**TASK DESCRIPTION:** Copy out the records so that each line matches the original.

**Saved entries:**
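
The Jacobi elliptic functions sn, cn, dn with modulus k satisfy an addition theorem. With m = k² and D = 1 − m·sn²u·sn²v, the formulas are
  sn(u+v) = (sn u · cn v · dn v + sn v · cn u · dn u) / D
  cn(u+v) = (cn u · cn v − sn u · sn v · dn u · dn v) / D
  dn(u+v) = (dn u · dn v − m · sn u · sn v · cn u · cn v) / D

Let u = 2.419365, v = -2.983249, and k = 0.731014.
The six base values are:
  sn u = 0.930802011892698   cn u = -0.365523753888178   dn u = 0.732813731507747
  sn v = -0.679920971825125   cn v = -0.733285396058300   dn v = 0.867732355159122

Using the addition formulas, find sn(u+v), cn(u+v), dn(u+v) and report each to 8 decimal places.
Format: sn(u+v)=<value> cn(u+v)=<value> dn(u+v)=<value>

m = k² = 0.534381468196
D = 1 − m·sn²u·sn²v = 0.7859659401096192
sn(u+v) = (sn u·cn v·dn v + sn v·cn u·dn u)/D = -0.4101409046378264/0.7859659401096192 = -0.5218303792917843
cn(u+v) = (cn u·cn v − sn u·sn v·dn u·dn v)/D = 0.6704676706264538/0.7859659401096192 = 0.853049268945348
dn(u+v) = (dn u·dn v − m·sn u·sn v·cn u·cn v)/D = 0.7265336745125055/0.7859659401096192 = 0.9243831538185679

sn(u+v)=-0.52183038 cn(u+v)=0.85304927 dn(u+v)=0.92438315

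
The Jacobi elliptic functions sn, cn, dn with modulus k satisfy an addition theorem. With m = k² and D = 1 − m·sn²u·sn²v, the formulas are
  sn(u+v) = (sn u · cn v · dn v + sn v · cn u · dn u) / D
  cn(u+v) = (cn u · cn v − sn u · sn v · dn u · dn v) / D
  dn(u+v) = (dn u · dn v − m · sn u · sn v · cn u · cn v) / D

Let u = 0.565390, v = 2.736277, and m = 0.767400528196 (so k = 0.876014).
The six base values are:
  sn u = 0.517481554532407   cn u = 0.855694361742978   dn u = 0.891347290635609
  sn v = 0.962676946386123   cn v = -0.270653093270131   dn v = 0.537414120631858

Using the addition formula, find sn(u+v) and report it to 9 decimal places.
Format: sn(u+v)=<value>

sn(u+v)=0.814009992

m = k² = 0.767400528196
D = 1 − m·sn²u·sn²v = 0.8095535044833925
sn(u+v) = (sn u·cn v·dn v + sn v·cn u·dn u)/D = 0.6589846417290152/0.8095535044833925 = 0.8140099920258375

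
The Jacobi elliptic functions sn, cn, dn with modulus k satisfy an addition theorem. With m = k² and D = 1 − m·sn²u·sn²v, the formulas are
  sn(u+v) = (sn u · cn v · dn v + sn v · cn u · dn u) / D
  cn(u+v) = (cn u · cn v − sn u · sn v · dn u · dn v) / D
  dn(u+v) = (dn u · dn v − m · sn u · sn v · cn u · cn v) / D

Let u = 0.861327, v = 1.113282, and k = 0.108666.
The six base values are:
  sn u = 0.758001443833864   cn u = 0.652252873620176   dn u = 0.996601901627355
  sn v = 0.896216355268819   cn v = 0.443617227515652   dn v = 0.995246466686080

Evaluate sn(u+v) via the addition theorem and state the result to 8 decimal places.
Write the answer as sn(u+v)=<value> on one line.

m = k² = 0.011808299556
D = 1 − m·sn²u·sn²v = 0.9945505439034337
sn(u+v) = (sn u·cn v·dn v + sn v·cn u·dn u)/D = 0.9172373657429995/0.9945505439034337 = 0.9222631985529928

sn(u+v)=0.92226320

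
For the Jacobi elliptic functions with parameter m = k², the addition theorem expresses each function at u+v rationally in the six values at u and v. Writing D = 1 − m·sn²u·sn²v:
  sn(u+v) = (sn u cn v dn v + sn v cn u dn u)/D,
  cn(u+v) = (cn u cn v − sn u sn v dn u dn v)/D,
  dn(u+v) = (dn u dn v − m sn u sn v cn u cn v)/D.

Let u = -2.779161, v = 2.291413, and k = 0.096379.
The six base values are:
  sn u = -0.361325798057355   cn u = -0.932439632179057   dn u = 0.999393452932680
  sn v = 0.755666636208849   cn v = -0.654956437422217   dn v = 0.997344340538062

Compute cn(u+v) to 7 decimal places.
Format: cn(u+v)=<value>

m = k² = 0.009288911641
D = 1 − m·sn²u·sn²v = 0.9993074944334833
cn(u+v) = (cn u·cn v − sn u·sn v·dn u·dn v)/D = 0.882858910900666/0.9993074944334833 = 0.88347071929163

cn(u+v)=0.8834707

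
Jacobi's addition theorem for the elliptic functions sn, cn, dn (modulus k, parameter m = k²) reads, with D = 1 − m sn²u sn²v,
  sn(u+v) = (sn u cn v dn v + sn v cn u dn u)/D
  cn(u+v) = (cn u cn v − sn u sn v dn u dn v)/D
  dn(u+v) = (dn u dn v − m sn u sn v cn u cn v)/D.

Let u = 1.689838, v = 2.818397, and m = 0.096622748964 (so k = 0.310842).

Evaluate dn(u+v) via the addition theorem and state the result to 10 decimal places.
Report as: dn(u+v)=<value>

sn u = 0.9971898759496642, cn u = -0.07491562789894539, dn u = 0.9507468284707003
sn v = 0.3917042107422722, cn v = -0.9200911972662132, dn v = 0.9925598017988462
m = k² = 0.096622748964
D = 1 − m·sn²u·sn²v = 0.9852581634787084
dn(u+v) = (dn u·dn v − m·sn u·sn v·cn u·cn v)/D = 0.9410716138218215/0.9852581634787084 = 0.9551523130740934

dn(u+v)=0.9551523131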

**SOLUTION TO THIS PROBLEM:**
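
The Jacobi elliptic functions sn, cn, dn with modulus k satisfy an addition theorem. With m = k² and D = 1 − m·sn²u·sn²v, the formulas are
  sn(u+v) = (sn u · cn v · dn v + sn v · cn u · dn u) / D
  cn(u+v) = (cn u · cn v − sn u · sn v · dn u · dn v) / D
  dn(u+v) = (dn u · dn v − m · sn u · sn v · cn u · cn v) / D

Let u = 2.419365, v = -2.983249, and k = 0.731014.
The six base values are:
  sn u = 0.930802011892698   cn u = -0.365523753888178   dn u = 0.732813731507747
  sn v = -0.679920971825125   cn v = -0.733285396058300   dn v = 0.867732355159122

Using the addition formulas, find sn(u+v), cn(u+v), dn(u+v) and report each to 8 decimal places.
Format: sn(u+v)=<value> cn(u+v)=<value> dn(u+v)=<value>

m = k² = 0.534381468196
D = 1 − m·sn²u·sn²v = 0.7859659401096192
sn(u+v) = (sn u·cn v·dn v + sn v·cn u·dn u)/D = -0.4101409046378264/0.7859659401096192 = -0.5218303792917843
cn(u+v) = (cn u·cn v − sn u·sn v·dn u·dn v)/D = 0.6704676706264538/0.7859659401096192 = 0.853049268945348
dn(u+v) = (dn u·dn v − m·sn u·sn v·cn u·cn v)/D = 0.7265336745125055/0.7859659401096192 = 0.9243831538185679

sn(u+v)=-0.52183038 cn(u+v)=0.85304927 dn(u+v)=0.92438315

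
The Jacobi elliptic functions sn, cn, dn with modulus k satisfy an addition theorem. With m = k² and D = 1 − m·sn²u·sn²v, the formulas are
  sn(u+v) = (sn u · cn v · dn v + sn v · cn u · dn u) / D
  cn(u+v) = (cn u · cn v − sn u · sn v · dn u · dn v) / D
  dn(u+v) = (dn u · dn v − m · sn u · sn v · cn u · cn v) / D

Let u = 0.565390, v = 2.736277, and m = 0.767400528196 (so k = 0.876014).
The six base values are:
  sn u = 0.517481554532407   cn u = 0.855694361742978   dn u = 0.891347290635609
  sn v = 0.962676946386123   cn v = -0.270653093270131   dn v = 0.537414120631858

Using the addition formula, find sn(u+v) and report it to 9 decimal places.
Format: sn(u+v)=<value>

sn(u+v)=0.814009992

m = k² = 0.767400528196
D = 1 − m·sn²u·sn²v = 0.8095535044833925
sn(u+v) = (sn u·cn v·dn v + sn v·cn u·dn u)/D = 0.6589846417290152/0.8095535044833925 = 0.8140099920258375

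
The Jacobi elliptic functions sn, cn, dn with modulus k satisfy an addition theorem. With m = k² and D = 1 − m·sn²u·sn²v, the formulas are
  sn(u+v) = (sn u · cn v · dn v + sn v · cn u · dn u) / D
  cn(u+v) = (cn u · cn v − sn u · sn v · dn u · dn v) / D
  dn(u+v) = (dn u · dn v − m · sn u · sn v · cn u · cn v) / D

Let u = 0.861327, v = 1.113282, and k = 0.108666.
The six base values are:
  sn u = 0.758001443833864   cn u = 0.652252873620176   dn u = 0.996601901627355
  sn v = 0.896216355268819   cn v = 0.443617227515652   dn v = 0.995246466686080

Evaluate sn(u+v) via the addition theorem and state the result to 8 decimal places.
Write the answer as sn(u+v)=<value> on one line.

m = k² = 0.011808299556
D = 1 − m·sn²u·sn²v = 0.9945505439034337
sn(u+v) = (sn u·cn v·dn v + sn v·cn u·dn u)/D = 0.9172373657429995/0.9945505439034337 = 0.9222631985529928

sn(u+v)=0.92226320

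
For the Jacobi elliptic functions with parameter m = k², the addition theorem expresses each function at u+v rationally in the six values at u and v. Writing D = 1 − m·sn²u·sn²v:
  sn(u+v) = (sn u cn v dn v + sn v cn u dn u)/D,
  cn(u+v) = (cn u cn v − sn u sn v dn u dn v)/D,
  dn(u+v) = (dn u dn v − m sn u sn v cn u cn v)/D.

Let u = -2.779161, v = 2.291413, and k = 0.096379.
The six base values are:
  sn u = -0.361325798057355   cn u = -0.932439632179057   dn u = 0.999393452932680
  sn v = 0.755666636208849   cn v = -0.654956437422217   dn v = 0.997344340538062

Compute cn(u+v) to 7 decimal places.
Format: cn(u+v)=<value>

m = k² = 0.009288911641
D = 1 − m·sn²u·sn²v = 0.9993074944334833
cn(u+v) = (cn u·cn v − sn u·sn v·dn u·dn v)/D = 0.882858910900666/0.9993074944334833 = 0.88347071929163

cn(u+v)=0.8834707

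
Jacobi's addition theorem for the elliptic functions sn, cn, dn (modulus k, parameter m = k²) reads, with D = 1 − m sn²u sn²v,
  sn(u+v) = (sn u cn v dn v + sn v cn u dn u)/D
  cn(u+v) = (cn u cn v − sn u sn v dn u dn v)/D
  dn(u+v) = (dn u dn v − m sn u sn v cn u cn v)/D.

Let u = 1.689838, v = 2.818397, and m = 0.096622748964 (so k = 0.310842).

Evaluate dn(u+v) via the addition theorem and state the result to 10 decimal places.
Report as: dn(u+v)=<value>

sn u = 0.9971898759496642, cn u = -0.07491562789894539, dn u = 0.9507468284707003
sn v = 0.3917042107422722, cn v = -0.9200911972662132, dn v = 0.9925598017988462
m = k² = 0.096622748964
D = 1 − m·sn²u·sn²v = 0.9852581634787084
dn(u+v) = (dn u·dn v − m·sn u·sn v·cn u·cn v)/D = 0.9410716138218215/0.9852581634787084 = 0.9551523130740934

dn(u+v)=0.9551523131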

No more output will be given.